**EXERCISE OBJECTIVE**
Word for word, restate each entry that appears below.

**EXCERPTED DATA**
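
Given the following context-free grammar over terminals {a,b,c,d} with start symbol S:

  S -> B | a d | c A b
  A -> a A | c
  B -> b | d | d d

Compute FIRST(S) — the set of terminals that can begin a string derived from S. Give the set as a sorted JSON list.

FIRST iteration:
[1]
  A via A→a A: +{a}
  A via A→c: +{c}
  B via B→b: +{b}
  B via B→d: +{d}
  S via S→B: +{b,d}
  S via S→a d: +{a}
  S via S→c A b: +{c}
  FIRST(S)={a,b,c,d}  FIRST(A)={a,c}  FIRST(B)={b,d}
[2] — fixpoint
  FIRST(S)={a,b,c,d}  FIRST(A)={a,c}  FIRST(B)={b,d}

FIRST(S) = ["a", "b", "c", "d"]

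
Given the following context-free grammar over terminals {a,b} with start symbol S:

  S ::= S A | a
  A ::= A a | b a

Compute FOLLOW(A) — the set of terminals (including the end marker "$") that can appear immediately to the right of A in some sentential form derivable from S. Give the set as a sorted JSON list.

Compute FIRST by fixpoint:
iter 1:
  A via A→b a: +{b}
  S via S→a: +{a}
  S: {a}  A: {b}
iter 2: done
  S: {a}  A: {b}

FOLLOW sets:
seed FOLLOW(S) with $
iter 1:
  A→A a: FOLLOW(A) ⊇ FIRST(a) = {a}; new: +{a}
  S→S A: FOLLOW(S) ⊇ FIRST(A) = {b}; new: +{b}
  S→S A: FOLLOW(A) ⊇ FOLLOW(S) ⊇ {$,b}; new: +{$,b}
  S: {$,b}  A: {$,a,b}
iter 2: (no change)
  S: {$,b}  A: {$,a,b}

FOLLOW(A) = ["$", "a", "b"]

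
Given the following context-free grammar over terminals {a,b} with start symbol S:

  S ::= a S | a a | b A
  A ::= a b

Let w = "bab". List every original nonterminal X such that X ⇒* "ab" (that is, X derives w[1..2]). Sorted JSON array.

Convert to CNF:
  S -> T0 S | T0 T0 | T1 A
  A -> T0 T1
  T0 -> a
  T1 -> b

CYK table (by increasing span), restricted to cells inside w[1..2]:
  [1..1]={T0}  "a"  orig:{}
  [2..2]={T1}  "b"  orig:{}
  [1..2]={A}  "ab"

Original NTs in T[1,2] deriving "ab": ["A"]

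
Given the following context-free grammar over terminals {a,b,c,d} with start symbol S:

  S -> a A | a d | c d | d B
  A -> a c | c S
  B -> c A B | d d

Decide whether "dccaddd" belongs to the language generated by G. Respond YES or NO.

CNF form of G:
  S -> T0 A | T0 T2 | T1 T2 | T2 B
  A -> T0 T1 | T1 S
  B -> T1 X3 | T2 T2
  T0 -> a
  T1 -> c
  T2 -> d
  X3 -> A B

CYK table (by increasing span):
  [0..0]={T2}  "d"  orig:{}
  [1..1]={T1}  "c"  orig:{}
  [2..2]={T1}  "c"  orig:{}
  [3..3]={T0}  "a"  orig:{}
  [4..4]={T2}  "d"  orig:{}
  [5..5]={T2}  "d"  orig:{}
  [6..6]={T2}  "d"  orig:{}
  [0..1]=∅  "dc"
  [1..2]=∅  "cc"
  [2..3]=∅  "ca"
  [3..4]={S}  "ad"
  [4..5]={B}  "dd"
  [5..6]={B}  "dd"
  [0..2]=∅  "dcc"
  [1..3]=∅  "cca"
  [2..4]={A}  "cad"
  [3..5]=∅  "add"
  [4..6]={S}  "ddd"
  [0..3]=∅  "dcca"
  [1..4]=∅  "ccad"
  [2..5]=∅  "cadd"
  [3..6]=∅  "addd"
  [0..4]=∅  "dccad"
  [1..5]=∅  "ccadd"
  [2..6]={X3}  "caddd"  orig:{}
  [0..5]=∅  "dccadd"
  [1..6]={B}  "ccaddd"
  [0..6]={S}  "dccaddd"

S ∈ T[0,6] ⇒ YES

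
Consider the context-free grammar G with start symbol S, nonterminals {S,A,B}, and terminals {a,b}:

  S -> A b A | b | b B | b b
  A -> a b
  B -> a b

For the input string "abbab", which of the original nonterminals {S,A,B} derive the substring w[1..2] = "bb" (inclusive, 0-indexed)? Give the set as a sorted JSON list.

Convert to CNF:
  S -> A X2 | T1 B | T1 T1 | b
  A -> T0 T1
  B -> T0 T1
  T0 -> a
  T1 -> b
  X2 -> T1 A

CYK table (by increasing span) — only the sub-triangle for w[1..2]:
  cell(1,1) b: {S,T1}  orig:{S}
  cell(2,2) b: {S,T1}  orig:{S}
  cell(1,2) bb: {S}

Original NTs in T[1,2] deriving "bb": ["S"]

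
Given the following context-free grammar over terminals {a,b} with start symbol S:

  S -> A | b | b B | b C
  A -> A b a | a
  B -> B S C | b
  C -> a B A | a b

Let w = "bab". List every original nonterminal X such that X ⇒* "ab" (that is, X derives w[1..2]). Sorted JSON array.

Convert to CNF:
  S -> A X5 | T0 B | T0 C | a | b
  A -> A X2 | a
  B -> B X3 | b
  C -> T1 T0 | T1 X4
  T0 -> b
  T1 -> a
  X2 -> T0 T1
  X3 -> S C
  X4 -> B A
  X5 -> T0 T1

CYK table (by increasing span) (cells [i..j] with 1 ≤ i ≤ j ≤ 2 only):
  cell(1,1) a: {A,S,T1}  orig:{A,S}
  cell(2,2) b: {B,S,T0}  orig:{B,S}
  cell(1,2) ab: {C}

Original NTs in T[1,2] deriving "ab": ["C"]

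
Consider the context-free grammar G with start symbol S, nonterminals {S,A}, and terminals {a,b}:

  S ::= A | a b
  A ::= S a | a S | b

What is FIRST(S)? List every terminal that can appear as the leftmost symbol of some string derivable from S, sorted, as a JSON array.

FIRST iteration:
iter 1:
  A via A→a S: +{a}
  A via A→b: +{b}
  S via S→A: +{a,b}
  FIRST(S)={a,b}  FIRST(A)={a,b}
iter 2: (stable)
  FIRST(S)={a,b}  FIRST(A)={a,b}

FIRST(S) = ["a", "b"]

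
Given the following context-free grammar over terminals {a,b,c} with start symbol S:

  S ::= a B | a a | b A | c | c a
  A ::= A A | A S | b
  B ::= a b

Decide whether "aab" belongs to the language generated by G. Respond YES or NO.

Convert to CNF:
  S -> T0 B | T0 T0 | T1 A | T2 T0 | c
  A -> A A | A S | b
  B -> T0 T1
  T0 -> a
  T1 -> b
  T2 -> c

CYK table (by increasing span):
  [0..0]={T0}  "a"  orig:{}
  [1..1]={T0}  "a"  orig:{}
  [2..2]={A,T1}  "b"  orig:{A}
  [0..1]={S}  "aa"
  [1..2]={B}  "ab"
  [0..2]={S}  "aab"

S ∈ T[0,2] ⇒ YES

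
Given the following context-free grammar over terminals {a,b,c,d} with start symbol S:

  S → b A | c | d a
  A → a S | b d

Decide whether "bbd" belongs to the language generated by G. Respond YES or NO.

Convert to CNF:
  S -> T1 A | T2 T0 | c
  A -> T0 S | T1 T2
  T0 -> a
  T1 -> b
  T2 -> d

CYK fill:
  [0..0]={T1}  "b"  orig:{}
  [1..1]={T1}  "b"  orig:{}
  [2..2]={T2}  "d"  orig:{}
  [0..1]=∅  "bb"
  [1..2]={A}  "bd"
  [0..2]={S}  "bbd"

S ∈ T[0,2] ⇒ YES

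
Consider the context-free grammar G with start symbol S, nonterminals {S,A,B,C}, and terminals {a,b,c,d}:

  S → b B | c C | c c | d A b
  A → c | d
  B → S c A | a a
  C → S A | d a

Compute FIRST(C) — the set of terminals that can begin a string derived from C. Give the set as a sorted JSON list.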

**ANSWER**
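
Given the following context-free grammar over terminals {a,b,c,d} with start symbol S:

  S -> B | a d | c A b
  A -> a A | c
  B -> b | d | d d

Compute FIRST(S) — the set of terminals that can begin a string derived from S. Give the set as a sorted JSON list.

FIRST iteration:
[1]
  A via A→a A: +{a}
  A via A→c: +{c}
  B via B→b: +{b}
  B via B→d: +{d}
  S via S→B: +{b,d}
  S via S→a d: +{a}
  S via S→c A b: +{c}
  FIRST(S)={a,b,c,d}  FIRST(A)={a,c}  FIRST(B)={b,d}
[2] — fixpoint
  FIRST(S)={a,b,c,d}  FIRST(A)={a,c}  FIRST(B)={b,d}

FIRST(S) = ["a", "b", "c", "d"]

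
Given the following context-free grammar over terminals {a,b} with start symbol S:

  S ::= S A | a
  A ::= A a | b a

Compute FOLLOW(A) — the set of terminals (including the end marker "$") that can appear immediately to the right of A in some sentential form derivable from S. Give the set as a sorted JSON list.

Compute FIRST by fixpoint:
iter 1:
  A via A→b a: +{b}
  S via S→a: +{a}
  S: {a}  A: {b}
iter 2: done
  S: {a}  A: {b}

FOLLOW sets:
seed FOLLOW(S) with $
iter 1:
  A→A a: FOLLOW(A) ⊇ FIRST(a) = {a}; new: +{a}
  S→S A: FOLLOW(S) ⊇ FIRST(A) = {b}; new: +{b}
  S→S A: FOLLOW(A) ⊇ FOLLOW(S) ⊇ {$,b}; new: +{$,b}
  S: {$,b}  A: {$,a,b}
iter 2: (no change)
  S: {$,b}  A: {$,a,b}

FOLLOW(A) = ["$", "a", "b"]

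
Given the following context-free grammar over terminals {a,b} with start symbol S:

  S ::= a S | a a | b A
  A ::= a b

Let w = "bab". List every original nonterminal X such that X ⇒* "ab" (that is, X derives w[1..2]). Sorted JSON array.

Convert to CNF:
  S -> T0 S | T0 T0 | T1 A
  A -> T0 T1
  T0 -> a
  T1 -> b

CYK table (by increasing span), restricted to cells inside w[1..2]:
  [1..1]={T0}  "a"  orig:{}
  [2..2]={T1}  "b"  orig:{}
  [1..2]={A}  "ab"

Original NTs in T[1,2] deriving "ab": ["A"]

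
Given the following context-free grammar over terminals {a,b,c,d} with start symbol S:

  S -> a A | a d | c d | d B
  A -> a c | c S
  B -> c A B | d d

Decide whether "dccaddd" belongs to the language generated by G. Respond YES or NO.

CNF form of G:
  S -> T0 A | T0 T2 | T1 T2 | T2 B
  A -> T0 T1 | T1 S
  B -> T1 X3 | T2 T2
  T0 -> a
  T1 -> c
  T2 -> d
  X3 -> A B

CYK table (by increasing span):
  [0..0]={T2}  "d"  orig:{}
  [1..1]={T1}  "c"  orig:{}
  [2..2]={T1}  "c"  orig:{}
  [3..3]={T0}  "a"  orig:{}
  [4..4]={T2}  "d"  orig:{}
  [5..5]={T2}  "d"  orig:{}
  [6..6]={T2}  "d"  orig:{}
  [0..1]=∅  "dc"
  [1..2]=∅  "cc"
  [2..3]=∅  "ca"
  [3..4]={S}  "ad"
  [4..5]={B}  "dd"
  [5..6]={B}  "dd"
  [0..2]=∅  "dcc"
  [1..3]=∅  "cca"
  [2..4]={A}  "cad"
  [3..5]=∅  "add"
  [4..6]={S}  "ddd"
  [0..3]=∅  "dcca"
  [1..4]=∅  "ccad"
  [2..5]=∅  "cadd"
  [3..6]=∅  "addd"
  [0..4]=∅  "dccad"
  [1..5]=∅  "ccadd"
  [2..6]={X3}  "caddd"  orig:{}
  [0..5]=∅  "dccadd"
  [1..6]={B}  "ccaddd"
  [0..6]={S}  "dccaddd"

S ∈ T[0,6] ⇒ YES

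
Consider the context-free grammar G with start symbol S, nonterminals {S,A,B}, and terminals {a,b}:

  S -> A b A | b | b B | b b
  A -> a b
  B -> a b

For the input string "abbab", which of the original nonterminals {S,A,B} derive the substring w[1..2] = "bb" (inclusive, 0-indexed)? Give the set as a sorted JSON list.

Convert to CNF:
  S -> A X2 | T1 B | T1 T1 | b
  A -> T0 T1
  B -> T0 T1
  T0 -> a
  T1 -> b
  X2 -> T1 A

CYK table (by increasing span) — only the sub-triangle for w[1..2]:
  cell(1,1) b: {S,T1}  orig:{S}
  cell(2,2) b: {S,T1}  orig:{S}
  cell(1,2) bb: {S}

Original NTs in T[1,2] deriving "bb": ["S"]

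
Given the following context-free grammar over terminals {a,b} with start symbol S:

  S -> A | b | b B | b C
  A -> A b a | a
  B -> B S C | b
  C -> a B A | a b

Let w = "bab". List every original nonterminal X such that X ⇒* "ab" (that is, X derives w[1..2]). Sorted JSON array.

Convert to CNF:
  S -> A X5 | T0 B | T0 C | a | b
  A -> A X2 | a
  B -> B X3 | b
  C -> T1 T0 | T1 X4
  T0 -> b
  T1 -> a
  X2 -> T0 T1
  X3 -> S C
  X4 -> B A
  X5 -> T0 T1

CYK table (by increasing span) (cells [i..j] with 1 ≤ i ≤ j ≤ 2 only):
  cell(1,1) a: {A,S,T1}  orig:{A,S}
  cell(2,2) b: {B,S,T0}  orig:{B,S}
  cell(1,2) ab: {C}

Original NTs in T[1,2] deriving "ab": ["C"]

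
Consider the context-free grammar G with start symbol S, nonterminals {S,A}, and terminals {a,b}:

  S ::= A | a b
  A ::= S a | a S | b

What is FIRST(S)? List every terminal that can appear as the leftmost symbol of some string derivable from S, sorted, as a JSON array.

FIRST iteration:
iter 1:
  A via A→a S: +{a}
  A via A→b: +{b}
  S via S→A: +{a,b}
  FIRST(S)={a,b}  FIRST(A)={a,b}
iter 2: (stable)
  FIRST(S)={a,b}  FIRST(A)={a,b}

FIRST(S) = ["a", "b"]

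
Given the following context-free grammar over terminals {a,b,c} with start symbol S:

  S ::= a B | a a | b A | c | c a
  A ::= A A | A S | b
  B ::= a b

Decide whether "aab" belongs to the language generated by G. Respond YES or NO.

Convert to CNF:
  S -> T0 B | T0 T0 | T1 A | T2 T0 | c
  A -> A A | A S | b
  B -> T0 T1
  T0 -> a
  T1 -> b
  T2 -> c

CYK table (by increasing span):
  [0..0]={T0}  "a"  orig:{}
  [1..1]={T0}  "a"  orig:{}
  [2..2]={A,T1}  "b"  orig:{A}
  [0..1]={S}  "aa"
  [1..2]={B}  "ab"
  [0..2]={S}  "aab"

S ∈ T[0,2] ⇒ YES

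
Given the following context-free grammar over terminals {a,b,c,d} with start symbol S:

  S → b A | c | d a
  A → a S | b d

Decide whether "bbd" belongs to the language generated by G. Respond YES or NO.

Convert to CNF:
  S -> T1 A | T2 T0 | c
  A -> T0 S | T1 T2
  T0 -> a
  T1 -> b
  T2 -> d

CYK fill:
  [0..0]={T1}  "b"  orig:{}
  [1..1]={T1}  "b"  orig:{}
  [2..2]={T2}  "d"  orig:{}
  [0..1]=∅  "bb"
  [1..2]={A}  "bd"
  [0..2]={S}  "bbd"

S ∈ T[0,2] ⇒ YES

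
Consider the context-free grammar G with start symbol S, nonterminals {S,A,B,C}, and terminals {a,b,c,d}:

  S → b B | c C | c c | d A b
  A → c | d
  B → S c A | a a
  C → S A | d a

Compute FIRST(C) — the set of terminals that can begin a string derived from C. Give the set as a sorted JSON list.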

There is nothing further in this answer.